Task goal: The entries below contain a line with "t3 = t1 NAND t2" and a line with "s1 = E OR s0". Retype exactly everything from the first down to the second, both included, and nothing else.

───── Records provided ─────

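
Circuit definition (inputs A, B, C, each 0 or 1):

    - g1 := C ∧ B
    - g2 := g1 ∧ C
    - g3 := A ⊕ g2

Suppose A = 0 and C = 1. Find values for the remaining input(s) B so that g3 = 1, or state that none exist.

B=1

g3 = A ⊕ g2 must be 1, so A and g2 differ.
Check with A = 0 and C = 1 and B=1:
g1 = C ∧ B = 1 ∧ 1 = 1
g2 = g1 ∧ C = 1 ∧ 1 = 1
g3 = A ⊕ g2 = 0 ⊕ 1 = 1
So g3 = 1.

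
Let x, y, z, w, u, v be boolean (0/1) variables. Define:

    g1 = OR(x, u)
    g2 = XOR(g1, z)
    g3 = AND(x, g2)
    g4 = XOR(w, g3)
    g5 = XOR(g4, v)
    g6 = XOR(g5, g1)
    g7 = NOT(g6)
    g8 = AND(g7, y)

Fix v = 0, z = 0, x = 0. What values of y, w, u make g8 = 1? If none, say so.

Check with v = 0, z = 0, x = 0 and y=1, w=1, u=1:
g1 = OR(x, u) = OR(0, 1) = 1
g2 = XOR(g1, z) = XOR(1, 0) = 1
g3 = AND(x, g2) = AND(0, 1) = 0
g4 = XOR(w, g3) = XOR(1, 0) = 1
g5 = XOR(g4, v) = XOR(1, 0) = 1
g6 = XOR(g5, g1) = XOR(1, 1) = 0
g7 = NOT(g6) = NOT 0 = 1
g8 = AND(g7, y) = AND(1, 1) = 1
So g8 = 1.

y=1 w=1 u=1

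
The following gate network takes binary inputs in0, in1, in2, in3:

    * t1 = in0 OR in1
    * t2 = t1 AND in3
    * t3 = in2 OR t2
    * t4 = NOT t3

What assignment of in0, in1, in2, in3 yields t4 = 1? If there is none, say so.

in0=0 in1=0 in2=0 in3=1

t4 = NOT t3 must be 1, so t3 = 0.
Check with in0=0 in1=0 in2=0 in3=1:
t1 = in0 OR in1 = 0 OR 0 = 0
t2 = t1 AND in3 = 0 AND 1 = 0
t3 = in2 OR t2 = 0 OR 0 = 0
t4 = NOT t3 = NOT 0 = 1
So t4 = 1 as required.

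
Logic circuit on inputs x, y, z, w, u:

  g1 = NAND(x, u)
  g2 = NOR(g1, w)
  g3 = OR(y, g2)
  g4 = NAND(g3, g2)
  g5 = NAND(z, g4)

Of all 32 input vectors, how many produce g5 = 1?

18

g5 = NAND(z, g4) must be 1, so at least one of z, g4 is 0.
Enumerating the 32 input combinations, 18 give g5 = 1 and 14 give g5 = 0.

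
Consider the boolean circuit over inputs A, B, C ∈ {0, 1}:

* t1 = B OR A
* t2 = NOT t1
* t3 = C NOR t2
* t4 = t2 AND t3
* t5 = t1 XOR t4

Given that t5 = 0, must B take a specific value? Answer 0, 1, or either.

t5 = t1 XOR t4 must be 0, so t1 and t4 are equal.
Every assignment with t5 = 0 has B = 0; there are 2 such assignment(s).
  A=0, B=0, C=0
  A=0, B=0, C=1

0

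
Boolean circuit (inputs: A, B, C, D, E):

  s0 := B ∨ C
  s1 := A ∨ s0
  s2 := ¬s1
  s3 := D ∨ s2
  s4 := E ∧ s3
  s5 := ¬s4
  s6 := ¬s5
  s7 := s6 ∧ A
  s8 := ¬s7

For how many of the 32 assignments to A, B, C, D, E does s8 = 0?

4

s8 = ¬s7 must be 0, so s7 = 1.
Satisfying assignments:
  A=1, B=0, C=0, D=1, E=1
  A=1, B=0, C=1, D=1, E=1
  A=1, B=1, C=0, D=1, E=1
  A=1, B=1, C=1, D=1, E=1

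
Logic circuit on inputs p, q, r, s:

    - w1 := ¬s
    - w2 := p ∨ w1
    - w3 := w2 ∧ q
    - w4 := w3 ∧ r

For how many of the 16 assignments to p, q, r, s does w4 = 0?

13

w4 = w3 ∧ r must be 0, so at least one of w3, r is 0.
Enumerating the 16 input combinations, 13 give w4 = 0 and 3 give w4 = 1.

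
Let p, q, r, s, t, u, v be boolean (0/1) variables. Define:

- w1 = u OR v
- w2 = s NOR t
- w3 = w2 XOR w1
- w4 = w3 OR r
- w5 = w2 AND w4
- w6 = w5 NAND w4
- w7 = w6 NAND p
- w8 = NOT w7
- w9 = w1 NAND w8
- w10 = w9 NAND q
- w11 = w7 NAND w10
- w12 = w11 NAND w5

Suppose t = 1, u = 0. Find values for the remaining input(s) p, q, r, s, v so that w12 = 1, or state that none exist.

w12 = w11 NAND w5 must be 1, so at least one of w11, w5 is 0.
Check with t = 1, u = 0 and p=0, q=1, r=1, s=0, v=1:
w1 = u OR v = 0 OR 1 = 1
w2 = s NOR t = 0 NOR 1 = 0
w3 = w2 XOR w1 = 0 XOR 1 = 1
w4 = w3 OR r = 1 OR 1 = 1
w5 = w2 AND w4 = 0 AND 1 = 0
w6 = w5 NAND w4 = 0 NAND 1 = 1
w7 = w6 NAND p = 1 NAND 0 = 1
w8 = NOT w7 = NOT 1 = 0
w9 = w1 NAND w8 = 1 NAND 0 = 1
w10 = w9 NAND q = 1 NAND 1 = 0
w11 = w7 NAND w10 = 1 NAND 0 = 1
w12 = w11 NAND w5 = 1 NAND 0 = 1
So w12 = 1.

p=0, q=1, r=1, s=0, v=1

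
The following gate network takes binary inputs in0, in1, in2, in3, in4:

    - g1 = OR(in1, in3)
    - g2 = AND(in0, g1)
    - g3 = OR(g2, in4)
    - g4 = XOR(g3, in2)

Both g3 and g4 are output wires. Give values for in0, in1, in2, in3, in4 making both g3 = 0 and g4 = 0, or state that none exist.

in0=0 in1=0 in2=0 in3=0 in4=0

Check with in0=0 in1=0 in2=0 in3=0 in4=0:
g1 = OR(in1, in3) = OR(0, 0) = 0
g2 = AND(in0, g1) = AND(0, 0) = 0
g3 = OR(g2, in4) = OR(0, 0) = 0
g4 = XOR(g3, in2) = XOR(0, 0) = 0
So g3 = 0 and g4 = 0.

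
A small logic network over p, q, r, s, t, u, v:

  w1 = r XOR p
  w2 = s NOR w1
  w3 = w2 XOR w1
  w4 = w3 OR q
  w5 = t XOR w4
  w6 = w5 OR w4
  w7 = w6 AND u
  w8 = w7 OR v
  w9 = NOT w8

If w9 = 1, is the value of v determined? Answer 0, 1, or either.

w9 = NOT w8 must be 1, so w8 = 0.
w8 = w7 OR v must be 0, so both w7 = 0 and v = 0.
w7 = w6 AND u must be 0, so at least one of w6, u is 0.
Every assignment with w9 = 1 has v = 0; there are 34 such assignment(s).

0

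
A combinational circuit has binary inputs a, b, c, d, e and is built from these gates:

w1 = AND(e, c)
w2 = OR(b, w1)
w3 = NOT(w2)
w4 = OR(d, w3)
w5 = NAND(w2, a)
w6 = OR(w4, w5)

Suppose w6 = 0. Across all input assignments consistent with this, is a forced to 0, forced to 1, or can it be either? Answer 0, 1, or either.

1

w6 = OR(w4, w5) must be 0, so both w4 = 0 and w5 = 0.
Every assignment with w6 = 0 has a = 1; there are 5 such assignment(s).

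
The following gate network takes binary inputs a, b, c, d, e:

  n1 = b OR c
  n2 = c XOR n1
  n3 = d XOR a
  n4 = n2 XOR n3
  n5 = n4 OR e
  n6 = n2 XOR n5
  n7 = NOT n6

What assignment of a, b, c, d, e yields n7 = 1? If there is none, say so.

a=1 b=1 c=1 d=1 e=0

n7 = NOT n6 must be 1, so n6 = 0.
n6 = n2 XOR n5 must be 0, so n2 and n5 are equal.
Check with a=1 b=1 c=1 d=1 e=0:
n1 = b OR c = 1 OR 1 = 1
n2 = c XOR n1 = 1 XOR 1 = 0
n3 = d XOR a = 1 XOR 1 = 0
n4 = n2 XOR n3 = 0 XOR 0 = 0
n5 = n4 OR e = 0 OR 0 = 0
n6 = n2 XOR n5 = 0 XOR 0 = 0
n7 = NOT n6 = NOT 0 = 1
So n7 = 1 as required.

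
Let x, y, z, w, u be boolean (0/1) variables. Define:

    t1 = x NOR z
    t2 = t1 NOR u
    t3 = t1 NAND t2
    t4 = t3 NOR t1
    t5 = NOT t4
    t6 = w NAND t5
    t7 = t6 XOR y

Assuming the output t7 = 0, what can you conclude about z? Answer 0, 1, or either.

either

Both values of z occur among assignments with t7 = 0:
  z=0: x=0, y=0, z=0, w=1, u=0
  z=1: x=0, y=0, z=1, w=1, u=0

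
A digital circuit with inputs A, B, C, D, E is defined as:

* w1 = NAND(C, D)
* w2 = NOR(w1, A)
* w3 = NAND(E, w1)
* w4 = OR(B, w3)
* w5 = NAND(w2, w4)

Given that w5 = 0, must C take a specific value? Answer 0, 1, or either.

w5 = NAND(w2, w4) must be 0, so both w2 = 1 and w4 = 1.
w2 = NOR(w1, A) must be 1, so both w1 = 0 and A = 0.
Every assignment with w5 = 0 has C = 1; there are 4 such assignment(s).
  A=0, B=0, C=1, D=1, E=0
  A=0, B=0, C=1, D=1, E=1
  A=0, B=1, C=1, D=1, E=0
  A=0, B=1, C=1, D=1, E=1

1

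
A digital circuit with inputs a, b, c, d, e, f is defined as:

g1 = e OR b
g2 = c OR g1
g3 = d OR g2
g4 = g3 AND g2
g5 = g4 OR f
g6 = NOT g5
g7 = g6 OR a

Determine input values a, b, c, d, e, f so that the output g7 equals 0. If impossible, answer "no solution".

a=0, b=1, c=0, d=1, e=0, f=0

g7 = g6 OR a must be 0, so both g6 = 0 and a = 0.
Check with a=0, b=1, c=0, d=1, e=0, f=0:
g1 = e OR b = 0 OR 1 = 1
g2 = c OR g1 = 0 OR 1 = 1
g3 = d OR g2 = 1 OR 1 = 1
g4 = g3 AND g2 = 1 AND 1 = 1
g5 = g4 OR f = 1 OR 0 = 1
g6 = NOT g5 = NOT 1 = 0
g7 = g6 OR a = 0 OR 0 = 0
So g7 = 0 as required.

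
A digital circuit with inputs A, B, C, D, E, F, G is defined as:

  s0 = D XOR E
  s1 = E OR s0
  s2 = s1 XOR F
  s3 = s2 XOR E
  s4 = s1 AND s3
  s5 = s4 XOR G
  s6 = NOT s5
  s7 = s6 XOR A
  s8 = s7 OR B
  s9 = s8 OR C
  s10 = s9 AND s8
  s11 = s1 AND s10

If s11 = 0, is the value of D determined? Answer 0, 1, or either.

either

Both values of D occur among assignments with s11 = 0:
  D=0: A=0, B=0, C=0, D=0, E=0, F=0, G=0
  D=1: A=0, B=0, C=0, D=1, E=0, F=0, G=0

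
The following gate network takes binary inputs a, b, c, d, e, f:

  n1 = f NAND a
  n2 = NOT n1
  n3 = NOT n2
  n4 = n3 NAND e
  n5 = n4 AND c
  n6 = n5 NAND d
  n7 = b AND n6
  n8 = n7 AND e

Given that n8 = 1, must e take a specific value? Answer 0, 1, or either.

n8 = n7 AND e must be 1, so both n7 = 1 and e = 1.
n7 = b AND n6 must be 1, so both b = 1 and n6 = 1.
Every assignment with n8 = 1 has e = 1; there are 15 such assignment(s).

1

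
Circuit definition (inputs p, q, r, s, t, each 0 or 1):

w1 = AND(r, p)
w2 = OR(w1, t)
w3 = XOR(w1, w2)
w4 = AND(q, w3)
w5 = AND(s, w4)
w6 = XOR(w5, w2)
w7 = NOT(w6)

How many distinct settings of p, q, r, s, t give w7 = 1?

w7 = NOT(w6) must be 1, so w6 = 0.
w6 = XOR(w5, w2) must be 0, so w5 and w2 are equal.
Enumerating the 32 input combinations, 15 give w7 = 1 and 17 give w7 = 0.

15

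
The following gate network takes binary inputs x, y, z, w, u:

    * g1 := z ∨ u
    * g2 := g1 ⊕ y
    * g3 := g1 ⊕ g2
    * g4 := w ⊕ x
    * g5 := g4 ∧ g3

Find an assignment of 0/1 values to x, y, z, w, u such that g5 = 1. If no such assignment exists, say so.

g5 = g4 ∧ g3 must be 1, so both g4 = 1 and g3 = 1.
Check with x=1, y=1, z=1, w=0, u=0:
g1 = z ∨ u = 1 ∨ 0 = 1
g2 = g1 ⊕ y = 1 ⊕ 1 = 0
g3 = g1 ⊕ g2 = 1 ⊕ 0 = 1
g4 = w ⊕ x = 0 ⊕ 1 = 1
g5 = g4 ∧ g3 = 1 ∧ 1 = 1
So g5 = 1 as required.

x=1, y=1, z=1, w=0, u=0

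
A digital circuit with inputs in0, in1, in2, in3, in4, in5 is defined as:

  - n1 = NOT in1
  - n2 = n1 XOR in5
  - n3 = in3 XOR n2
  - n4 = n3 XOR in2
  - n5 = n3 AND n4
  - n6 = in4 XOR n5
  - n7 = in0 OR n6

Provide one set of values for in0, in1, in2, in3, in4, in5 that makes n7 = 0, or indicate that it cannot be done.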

─────

Exercise solution:
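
    t3 = t1 NAND t2
    t4 = t3 NOR t1
    t5 = NOT t4
    t6 = w NAND t5
    t7 = t6 XOR y

Assuming the output t7 = 0, what can you conclude about z? Answer 0, 1, or either.

either

Both values of z occur among assignments with t7 = 0:
  z=0: x=0, y=0, z=0, w=1, u=0
  z=1: x=0, y=0, z=1, w=1, u=0

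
A digital circuit with inputs A, B, C, D, E is defined as:

* w1 = NAND(C, D)
* w2 = NOR(w1, A)
* w3 = NAND(E, w1)
* w4 = OR(B, w3)
* w5 = NAND(w2, w4)

Given that w5 = 0, must C take a specific value? Answer 0, 1, or either.

w5 = NAND(w2, w4) must be 0, so both w2 = 1 and w4 = 1.
w2 = NOR(w1, A) must be 1, so both w1 = 0 and A = 0.
Every assignment with w5 = 0 has C = 1; there are 4 such assignment(s).
  A=0, B=0, C=1, D=1, E=0
  A=0, B=0, C=1, D=1, E=1
  A=0, B=1, C=1, D=1, E=0
  A=0, B=1, C=1, D=1, E=1

1

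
A digital circuit with inputs a, b, c, d, e, f is defined as:

g1 = e OR b
g2 = c OR g1
g3 = d OR g2
g4 = g3 AND g2
g5 = g4 OR f
g6 = NOT g5
g7 = g6 OR a

Determine input values a, b, c, d, e, f so that the output g7 equals 0. If impossible, answer "no solution".

a=0, b=1, c=0, d=1, e=0, f=0

g7 = g6 OR a must be 0, so both g6 = 0 and a = 0.
Check with a=0, b=1, c=0, d=1, e=0, f=0:
g1 = e OR b = 0 OR 1 = 1
g2 = c OR g1 = 0 OR 1 = 1
g3 = d OR g2 = 1 OR 1 = 1
g4 = g3 AND g2 = 1 AND 1 = 1
g5 = g4 OR f = 1 OR 0 = 1
g6 = NOT g5 = NOT 1 = 0
g7 = g6 OR a = 0 OR 0 = 0
So g7 = 0 as required.

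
A digital circuit with inputs A, B, C, D, E, F, G is defined as:

  s0 = D XOR E
  s1 = E OR s0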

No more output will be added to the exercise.